• [THE TASK]:
What you return should be the line containing "There are 3 symmetric firms" and each line after it to the end of the records, copied exactly.

+++

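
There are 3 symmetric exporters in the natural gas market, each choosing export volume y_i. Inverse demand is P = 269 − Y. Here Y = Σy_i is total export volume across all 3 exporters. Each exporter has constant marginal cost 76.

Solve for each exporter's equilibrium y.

A representative exporter's profit is π_i = y_i(269 − Y) − 76y_i, with Y = y_i + Σ_{j≠i} y_j.
First-order condition: 193 − 2y_i − Σ_{j≠i} y_j = 0.
In a symmetric equilibrium every exporter chooses the same y, so Σ_{j≠i} y_j = 2y. The condition becomes 193 − 4y = 0, giving y = 193/4 = 48.25.

48.25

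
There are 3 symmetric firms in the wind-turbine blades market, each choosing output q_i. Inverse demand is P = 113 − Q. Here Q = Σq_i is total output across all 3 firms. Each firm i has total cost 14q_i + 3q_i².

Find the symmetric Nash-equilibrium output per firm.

A representative firm's profit is π_i = q_i(113 − Q) − 14q_i − 3q_i², with Q = q_i + Σ_{j≠i} q_j.
First-order condition: 99 − 8q_i − Σ_{j≠i} q_j = 0.
In a symmetric equilibrium every firm chooses the same q, so Σ_{j≠i} q_j = 2q. The condition becomes 99 − 10q = 0, giving q = 99/10 = 9.9.

9.9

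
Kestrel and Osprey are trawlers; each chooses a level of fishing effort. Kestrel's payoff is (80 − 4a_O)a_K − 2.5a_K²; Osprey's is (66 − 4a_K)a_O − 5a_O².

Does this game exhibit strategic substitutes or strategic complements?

strategic substitutes

Expanding Kestrel's payoff: 80a_K − 4a_Oa_K − 2.5a_K².
∂π/∂a_K = 80 − 4a_O − 5a_K = 0, so a_K = 16 − 0.8a_O.
The best-response slope da_K/da_O = −0.8 < 0: the reaction function is downward-sloping, so the choices are strategic substitutes.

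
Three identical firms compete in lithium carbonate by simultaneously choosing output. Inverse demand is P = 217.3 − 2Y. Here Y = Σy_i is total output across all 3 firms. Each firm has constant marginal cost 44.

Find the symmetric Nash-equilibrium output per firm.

A representative firm's profit is π_i = y_i(217.3 − 2Y) − 44y_i, with Y = y_i + Σ_{j≠i} y_j.
First-order condition: 173.3 − 4y_i − 2Σ_{j≠i} y_j = 0.
Imposing symmetry (y_j = y for all j) turns Σ_{j≠i} y_j into 2y, so 173.3 = 8y and y = 21.6625.

21.6625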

+++

• [RESULT FOR THIS TASK]:
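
There are 3 symmetric firms in the wind-turbine blades market, each choosing output q_i. Inverse demand is P = 113 − Q. Here Q = Σq_i is total output across all 3 firms. Each firm i has total cost 14q_i + 3q_i².

Find the symmetric Nash-equilibrium output per firm.

A representative firm's profit is π_i = q_i(113 − Q) − 14q_i − 3q_i², with Q = q_i + Σ_{j≠i} q_j.
First-order condition: 99 − 8q_i − Σ_{j≠i} q_j = 0.
In a symmetric equilibrium every firm chooses the same q, so Σ_{j≠i} q_j = 2q. The condition becomes 99 − 10q = 0, giving q = 99/10 = 9.9.

9.9

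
Kestrel and Osprey are trawlers; each chooses a level of fishing effort. Kestrel's payoff is (80 − 4a_O)a_K − 2.5a_K²; Osprey's is (66 − 4a_K)a_O − 5a_O².

Does this game exhibit strategic substitutes or strategic complements?

strategic substitutes

Expanding Kestrel's payoff: 80a_K − 4a_Oa_K − 2.5a_K².
∂π/∂a_K = 80 − 4a_O − 5a_K = 0, so a_K = 16 − 0.8a_O.
The best-response slope da_K/da_O = −0.8 < 0: the reaction function is downward-sloping, so the choices are strategic substitutes.

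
Three identical firms compete in lithium carbonate by simultaneously choosing output. Inverse demand is P = 217.3 − 2Y. Here Y = Σy_i is total output across all 3 firms. Each firm has constant marginal cost 44.

Find the symmetric Nash-equilibrium output per firm.

A representative firm's profit is π_i = y_i(217.3 − 2Y) − 44y_i, with Y = y_i + Σ_{j≠i} y_j.
First-order condition: 173.3 − 4y_i − 2Σ_{j≠i} y_j = 0.
Imposing symmetry (y_j = y for all j) turns Σ_{j≠i} y_j into 2y, so 173.3 = 8y and y = 21.6625.

21.6625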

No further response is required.